▶ Work item
Search the records for "where" and copy each line that holds it.

==== Supplied data

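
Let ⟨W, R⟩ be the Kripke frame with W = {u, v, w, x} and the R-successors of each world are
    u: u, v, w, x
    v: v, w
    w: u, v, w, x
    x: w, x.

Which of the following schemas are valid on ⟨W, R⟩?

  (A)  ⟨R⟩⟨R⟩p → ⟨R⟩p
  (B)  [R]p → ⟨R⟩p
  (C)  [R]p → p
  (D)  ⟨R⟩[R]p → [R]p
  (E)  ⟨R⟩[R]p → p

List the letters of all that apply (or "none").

R is reflexive: each world relates to itself.
R is not symmetric: u R v but not v R u.
R is not transitive: v R w and w R u but not v R u.
R is not euclidean: u R v and u R u but not v R u.
R is serial: every world has an R-successor.
(A) the dual of axiom 4: valid iff R is transitive. R is not transitive — not valid.
(B) [R]p → ⟨R⟩p is axiom D, which corresponds to seriality. R is serial — valid.
(C) axiom T: valid iff R is reflexive. R is reflexive — valid.
(D) the dual of axiom 5: valid iff R is euclidean. R is not euclidean — not valid.
(E) the dual of axiom B: valid iff R is symmetric. R is not symmetric — not valid.

B, C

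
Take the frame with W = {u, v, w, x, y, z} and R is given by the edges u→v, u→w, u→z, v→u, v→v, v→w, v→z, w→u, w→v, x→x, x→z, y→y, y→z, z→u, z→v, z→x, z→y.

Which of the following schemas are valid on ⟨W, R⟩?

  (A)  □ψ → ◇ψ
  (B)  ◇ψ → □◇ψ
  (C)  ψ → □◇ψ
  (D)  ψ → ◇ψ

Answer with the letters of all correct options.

A, C

R is not reflexive: not u R u.
R is symmetric: every R-edge is matched by its reverse.
R is not euclidean: u R w and u R z but not w R z.
R is serial: every world has an R-successor.
(A) axiom D: valid iff R is serial. R is serial — valid.
(B) ◇ψ → □◇ψ is axiom 5; it is valid on a frame exactly when R is euclidean. R is not euclidean, so not valid.
(C) ψ → □◇ψ is axiom B; it is valid on a frame exactly when R is symmetric. R is symmetric, so valid.
(D) the dual of axiom T: valid iff R is reflexive. R is not reflexive — not valid.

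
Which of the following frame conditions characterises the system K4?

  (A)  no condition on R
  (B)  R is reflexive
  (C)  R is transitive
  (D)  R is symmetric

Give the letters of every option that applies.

(A) this class determines K, not K4.
(B) this class determines T (= KT), not K4.
(C) K4 is sound and complete for exactly this class.
(D) this class determines KB, not K4.

C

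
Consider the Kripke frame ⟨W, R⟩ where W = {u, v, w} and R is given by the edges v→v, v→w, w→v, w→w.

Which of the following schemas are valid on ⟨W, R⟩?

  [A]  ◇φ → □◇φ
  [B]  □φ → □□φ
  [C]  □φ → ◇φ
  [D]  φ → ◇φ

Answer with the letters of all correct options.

A, B

R is not reflexive: not u R u.
R is transitive: R is closed under composition.
R is euclidean: any two R-successors of the same world are R-related.
R is not serial: u has no R-successor.
(A) ◇φ → □◇φ (axiom 5) characterises the euclidean frames. R is euclidean — valid.
(B) □φ → □□φ (axiom 4) characterises the transitive frames. R is transitive — valid.
(C) □φ → ◇φ (axiom D) characterises the serial frames. R is not serial — not valid.
(D) φ → ◇φ is the dual of axiom T; it is valid on a frame exactly when R is reflexive. R is not reflexive, so not valid.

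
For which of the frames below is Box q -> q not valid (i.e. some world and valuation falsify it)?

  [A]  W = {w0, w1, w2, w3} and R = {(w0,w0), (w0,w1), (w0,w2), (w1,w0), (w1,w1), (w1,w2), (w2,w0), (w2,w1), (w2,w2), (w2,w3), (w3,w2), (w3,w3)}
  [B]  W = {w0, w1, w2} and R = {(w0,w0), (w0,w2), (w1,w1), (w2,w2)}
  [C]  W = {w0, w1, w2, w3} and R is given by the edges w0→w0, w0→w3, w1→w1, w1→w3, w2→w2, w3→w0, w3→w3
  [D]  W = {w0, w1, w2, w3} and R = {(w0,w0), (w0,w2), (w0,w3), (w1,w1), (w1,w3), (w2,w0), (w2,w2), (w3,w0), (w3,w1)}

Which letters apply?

The schema Box q -> q is axiom T; it is valid on a frame iff R is reflexive.
(A) R is reflexive (each world relates to itself), so the schema is valid here.
(B) R is reflexive (each world relates to itself), so the schema is valid here.
(C) R is reflexive (each world relates to itself), so the schema is valid here.
(D) R is not reflexive (not w3 R w3), so the schema fails here.

D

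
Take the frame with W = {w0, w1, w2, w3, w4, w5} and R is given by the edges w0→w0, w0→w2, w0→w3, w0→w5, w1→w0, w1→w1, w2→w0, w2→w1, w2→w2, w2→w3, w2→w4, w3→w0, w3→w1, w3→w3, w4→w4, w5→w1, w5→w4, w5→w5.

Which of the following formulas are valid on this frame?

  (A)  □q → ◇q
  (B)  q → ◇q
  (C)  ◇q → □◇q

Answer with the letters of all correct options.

A, B

R is reflexive: each world relates to itself.
R is not euclidean: w0 R w2 and w0 R w5 but not w2 R w5.
R is serial: every world has an R-successor.
(A) □q → ◇q is axiom D; it is valid on a frame exactly when R is serial. R is serial, so valid.
(B) q → ◇q is the dual of axiom T, which corresponds to reflexivity. R is reflexive — valid.
(C) axiom 5: valid iff R is euclidean. R is not euclidean — not valid.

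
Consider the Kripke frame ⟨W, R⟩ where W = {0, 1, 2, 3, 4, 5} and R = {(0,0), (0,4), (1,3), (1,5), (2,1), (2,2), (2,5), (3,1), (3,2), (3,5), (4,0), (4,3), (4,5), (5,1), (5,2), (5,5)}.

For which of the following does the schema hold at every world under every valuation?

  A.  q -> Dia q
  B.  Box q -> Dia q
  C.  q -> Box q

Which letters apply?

B

R is not reflexive: not 1 R 1.
R is serial: every world has an R-successor.
R is not a subset of the identity: 0 R 4 with 0 ≠ 4.
(A) q -> Dia q (the dual of axiom T) characterises the reflexive frames. R is not reflexive — not valid.
(B) Box q -> Dia q (axiom D) characterises the serial frames. R is serial — valid.
(C) q -> Box q is equivalent to ◇p→p; it holds exactly when R ⊆ identity. Here R ⊄ identity — not valid.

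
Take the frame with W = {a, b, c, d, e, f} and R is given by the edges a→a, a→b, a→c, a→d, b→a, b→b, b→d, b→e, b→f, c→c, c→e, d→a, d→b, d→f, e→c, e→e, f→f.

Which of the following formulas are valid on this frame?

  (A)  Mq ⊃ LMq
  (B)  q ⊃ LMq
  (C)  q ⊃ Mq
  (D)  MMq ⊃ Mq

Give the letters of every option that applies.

none

R is not reflexive: not d R d.
R is not symmetric: a R c but not c R a.
R is not transitive: a R b and b R e but not a R e.
R is not euclidean: a R b and a R c but not b R c.
(A) Mq ⊃ LMq is axiom 5, which corresponds to the euclidean property. R is not euclidean — not valid.
(B) axiom B: valid iff R is symmetric. R is not symmetric — not valid.
(C) q ⊃ Mq (the dual of axiom T) characterises the reflexive frames. R is not reflexive — not valid.
(D) MMq ⊃ Mq (the dual of axiom 4) characterises the transitive frames. R is not transitive — not valid.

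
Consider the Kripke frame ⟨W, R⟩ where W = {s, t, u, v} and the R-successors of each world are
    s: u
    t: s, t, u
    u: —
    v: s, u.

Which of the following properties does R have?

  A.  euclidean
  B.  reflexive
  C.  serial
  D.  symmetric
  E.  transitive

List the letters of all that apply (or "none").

E

(A) not euclidean: t R s and t R t but not s R t.
(B) not reflexive: not s R s.
(C) not serial: u has no R-successor.
(D) not symmetric: s R u but not u R s.
(E) transitive: R is closed under composition.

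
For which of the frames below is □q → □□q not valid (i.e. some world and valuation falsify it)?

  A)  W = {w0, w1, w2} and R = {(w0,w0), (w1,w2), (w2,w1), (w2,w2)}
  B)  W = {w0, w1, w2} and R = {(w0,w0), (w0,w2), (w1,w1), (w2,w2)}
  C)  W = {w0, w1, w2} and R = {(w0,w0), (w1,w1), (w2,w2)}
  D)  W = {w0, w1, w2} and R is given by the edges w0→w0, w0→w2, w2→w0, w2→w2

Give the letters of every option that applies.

A

The schema □q → □□q is axiom 4; it is valid on a frame iff R is transitive.
(A) R is not transitive (w1 R w2 and w2 R w1 but not w1 R w1), so the schema fails here.
(B) R is transitive (R is closed under composition), so the schema is valid here.
(C) R is transitive (R is closed under composition), so the schema is valid here.
(D) R is transitive (R is closed under composition), so the schema is valid here.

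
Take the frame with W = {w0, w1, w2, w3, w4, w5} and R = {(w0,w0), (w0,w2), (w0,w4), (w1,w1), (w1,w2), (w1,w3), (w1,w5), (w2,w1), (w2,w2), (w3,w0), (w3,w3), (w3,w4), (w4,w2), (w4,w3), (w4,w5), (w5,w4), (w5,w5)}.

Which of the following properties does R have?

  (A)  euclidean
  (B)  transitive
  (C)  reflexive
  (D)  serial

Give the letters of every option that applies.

(A) not euclidean: w0 R w2 and w0 R w0 but not w2 R w0.
(B) not transitive: w0 R w2 and w2 R w1 but not w0 R w1.
(C) not reflexive: not w4 R w4.
(D) serial: every world has an R-successor.

D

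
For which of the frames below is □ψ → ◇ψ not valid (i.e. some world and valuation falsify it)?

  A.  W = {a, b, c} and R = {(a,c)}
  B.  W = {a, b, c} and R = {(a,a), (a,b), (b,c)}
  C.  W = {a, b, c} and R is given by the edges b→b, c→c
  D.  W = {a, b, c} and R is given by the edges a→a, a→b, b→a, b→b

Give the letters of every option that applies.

A, B, C, D

The schema □ψ → ◇ψ is axiom D; it is valid on a frame iff R is serial.
(A) R is not serial (b has no R-successor), so the schema fails here.
(B) R is not serial (c has no R-successor), so the schema fails here.
(C) R is not serial (a has no R-successor), so the schema fails here.
(D) R is not serial (c has no R-successor), so the schema fails here.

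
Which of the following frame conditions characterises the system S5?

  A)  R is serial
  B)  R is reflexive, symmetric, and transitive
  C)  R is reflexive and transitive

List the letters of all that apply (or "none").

(A) this class determines D, not S5.
(B) S5 is sound and complete for exactly this class.
(C) this class determines S4, not S5.

B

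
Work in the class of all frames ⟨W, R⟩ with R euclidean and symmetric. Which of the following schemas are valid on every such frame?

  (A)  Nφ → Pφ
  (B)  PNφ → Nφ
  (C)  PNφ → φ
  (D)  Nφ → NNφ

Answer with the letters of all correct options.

B, C, D

A symmetric euclidean relation is transitive (uRv and vRw give vRu by symmetry, then uRw by the euclidean condition, applied at v).
(A) axiom D: valid iff R is serial. Such an R need not be serial — not valid.
(B) PNφ → Nφ (the dual of axiom 5) characterises the euclidean frames. Every such R is euclidean — valid.
(C) the dual of axiom B: valid iff R is symmetric. Every such R is symmetric — valid.
(D) Nφ → NNφ (axiom 4) characterises the transitive frames. Every such R is transitive — valid.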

========

▶ Reply to the task
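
Consider the Kripke frame ⟨W, R⟩ where W = {u, v, w} and R is given by the edges v→v, v→w, w→v, w→w.
Consider the Kripke frame ⟨W, R⟩ where W = {0, 1, 2, 3, 4, 5} and R = {(0,0), (0,4), (1,3), (1,5), (2,1), (2,2), (2,5), (3,1), (3,2), (3,5), (4,0), (4,3), (4,5), (5,1), (5,2), (5,5)}.
Consider the Kripke frame ⟨W, R⟩ where W = {s, t, u, v} and the R-successors of each world are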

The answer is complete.